# [Stored data entries]
:::::

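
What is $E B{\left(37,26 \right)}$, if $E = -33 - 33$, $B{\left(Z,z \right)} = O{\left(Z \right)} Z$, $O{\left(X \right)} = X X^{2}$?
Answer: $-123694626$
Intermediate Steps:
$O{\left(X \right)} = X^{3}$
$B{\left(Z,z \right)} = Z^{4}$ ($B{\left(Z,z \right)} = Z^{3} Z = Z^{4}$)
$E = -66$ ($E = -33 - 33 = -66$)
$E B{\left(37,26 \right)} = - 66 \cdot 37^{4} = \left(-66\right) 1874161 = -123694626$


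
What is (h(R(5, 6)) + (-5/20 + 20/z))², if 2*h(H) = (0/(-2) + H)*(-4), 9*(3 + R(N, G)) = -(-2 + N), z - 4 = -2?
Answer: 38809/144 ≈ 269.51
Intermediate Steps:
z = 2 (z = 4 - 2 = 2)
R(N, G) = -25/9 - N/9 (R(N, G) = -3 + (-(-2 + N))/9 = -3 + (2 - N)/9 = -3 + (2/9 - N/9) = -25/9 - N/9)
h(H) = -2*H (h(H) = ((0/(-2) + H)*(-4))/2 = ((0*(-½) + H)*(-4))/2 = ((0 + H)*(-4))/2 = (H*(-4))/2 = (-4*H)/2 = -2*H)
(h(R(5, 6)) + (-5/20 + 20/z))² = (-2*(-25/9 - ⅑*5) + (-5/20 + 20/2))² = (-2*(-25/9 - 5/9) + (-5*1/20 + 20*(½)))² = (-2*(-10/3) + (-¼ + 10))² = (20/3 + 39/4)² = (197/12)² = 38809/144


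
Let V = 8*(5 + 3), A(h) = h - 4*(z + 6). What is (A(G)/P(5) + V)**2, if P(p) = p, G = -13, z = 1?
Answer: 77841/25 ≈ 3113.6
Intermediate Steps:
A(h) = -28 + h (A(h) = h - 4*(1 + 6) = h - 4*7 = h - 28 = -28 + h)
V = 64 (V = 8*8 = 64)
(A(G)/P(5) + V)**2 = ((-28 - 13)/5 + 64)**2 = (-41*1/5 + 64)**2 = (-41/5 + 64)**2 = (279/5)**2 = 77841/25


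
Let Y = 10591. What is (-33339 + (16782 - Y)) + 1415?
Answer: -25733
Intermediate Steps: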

:::::

# [Task to complete]
Word for word, give back all of the records.

# [Answer for this exercise]
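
What is $E B{\left(37,26 \right)}$, if $E = -33 - 33$, $B{\left(Z,z \right)} = O{\left(Z \right)} Z$, $O{\left(X \right)} = X X^{2}$?
Answer: $-123694626$
Intermediate Steps:
$O{\left(X \right)} = X^{3}$
$B{\left(Z,z \right)} = Z^{4}$ ($B{\left(Z,z \right)} = Z^{3} Z = Z^{4}$)
$E = -66$ ($E = -33 - 33 = -66$)
$E B{\left(37,26 \right)} = - 66 \cdot 37^{4} = \left(-66\right) 1874161 = -123694626$


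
What is (h(R(5, 6)) + (-5/20 + 20/z))², if 2*h(H) = (0/(-2) + H)*(-4), 9*(3 + R(N, G)) = -(-2 + N), z - 4 = -2?
Answer: 38809/144 ≈ 269.51
Intermediate Steps:
z = 2 (z = 4 - 2 = 2)
R(N, G) = -25/9 - N/9 (R(N, G) = -3 + (-(-2 + N))/9 = -3 + (2 - N)/9 = -3 + (2/9 - N/9) = -25/9 - N/9)
h(H) = -2*H (h(H) = ((0/(-2) + H)*(-4))/2 = ((0*(-½) + H)*(-4))/2 = ((0 + H)*(-4))/2 = (H*(-4))/2 = (-4*H)/2 = -2*H)
(h(R(5, 6)) + (-5/20 + 20/z))² = (-2*(-25/9 - ⅑*5) + (-5/20 + 20/2))² = (-2*(-25/9 - 5/9) + (-5*1/20 + 20*(½)))² = (-2*(-10/3) + (-¼ + 10))² = (20/3 + 39/4)² = (197/12)² = 38809/144


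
Let V = 8*(5 + 3), A(h) = h - 4*(z + 6). What is (A(G)/P(5) + V)**2, if P(p) = p, G = -13, z = 1?
Answer: 77841/25 ≈ 3113.6
Intermediate Steps:
A(h) = -28 + h (A(h) = h - 4*(1 + 6) = h - 4*7 = h - 28 = -28 + h)
V = 64 (V = 8*8 = 64)
(A(G)/P(5) + V)**2 = ((-28 - 13)/5 + 64)**2 = (-41*1/5 + 64)**2 = (-41/5 + 64)**2 = (279/5)**2 = 77841/25


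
Let Y = 10591. What is (-33339 + (16782 - Y)) + 1415?
Answer: -25733
Intermediate Steps: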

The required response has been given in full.